Material for the task:

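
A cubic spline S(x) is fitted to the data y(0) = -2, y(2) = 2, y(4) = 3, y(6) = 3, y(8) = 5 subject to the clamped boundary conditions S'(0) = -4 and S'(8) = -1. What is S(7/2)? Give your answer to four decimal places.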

* * *

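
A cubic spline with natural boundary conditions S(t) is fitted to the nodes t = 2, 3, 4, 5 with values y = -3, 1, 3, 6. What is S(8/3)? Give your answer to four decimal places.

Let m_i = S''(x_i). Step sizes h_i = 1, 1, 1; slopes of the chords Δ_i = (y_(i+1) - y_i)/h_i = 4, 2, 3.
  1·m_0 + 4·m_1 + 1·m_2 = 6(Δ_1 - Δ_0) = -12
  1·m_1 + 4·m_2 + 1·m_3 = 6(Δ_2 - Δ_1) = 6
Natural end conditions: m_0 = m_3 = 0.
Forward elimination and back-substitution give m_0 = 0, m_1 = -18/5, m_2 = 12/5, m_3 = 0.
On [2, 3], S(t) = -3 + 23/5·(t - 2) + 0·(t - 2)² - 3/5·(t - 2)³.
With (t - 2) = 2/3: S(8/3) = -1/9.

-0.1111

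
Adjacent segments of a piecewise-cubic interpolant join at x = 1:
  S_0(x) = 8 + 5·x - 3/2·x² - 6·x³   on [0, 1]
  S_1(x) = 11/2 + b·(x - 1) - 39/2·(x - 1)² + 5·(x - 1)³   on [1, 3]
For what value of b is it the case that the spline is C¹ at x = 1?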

Exercise directions: All lines in the listing above from the line containing "A cubic spline with" to the line containing "For what value", inclusive, should be retyped exactly; no other lines should appear.

Result of the exercise:
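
A cubic spline with natural boundary conditions S(t) is fitted to the nodes t = 2, 3, 4, 5 with values y = -3, 1, 3, 6. What is S(8/3)? Give your answer to four decimal places.

Let m_i = S''(x_i). Step sizes h_i = 1, 1, 1; slopes of the chords Δ_i = (y_(i+1) - y_i)/h_i = 4, 2, 3.
  1·m_0 + 4·m_1 + 1·m_2 = 6(Δ_1 - Δ_0) = -12
  1·m_1 + 4·m_2 + 1·m_3 = 6(Δ_2 - Δ_1) = 6
Natural end conditions: m_0 = m_3 = 0.
Forward elimination and back-substitution give m_0 = 0, m_1 = -18/5, m_2 = 12/5, m_3 = 0.
On [2, 3], S(t) = -3 + 23/5·(t - 2) + 0·(t - 2)² - 3/5·(t - 2)³.
With (t - 2) = 2/3: S(8/3) = -1/9.

-0.1111

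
Adjacent segments of a piecewise-cubic interpolant join at x = 1:
  S_0(x) = 8 + 5·x - 3/2·x² - 6·x³   on [0, 1]
  S_1(x) = 11/2 + b·(x - 1) - 39/2·(x - 1)² + 5·(x - 1)³   on [1, 3]
For what value of b is it the case that the spline is C¹ at x = 1?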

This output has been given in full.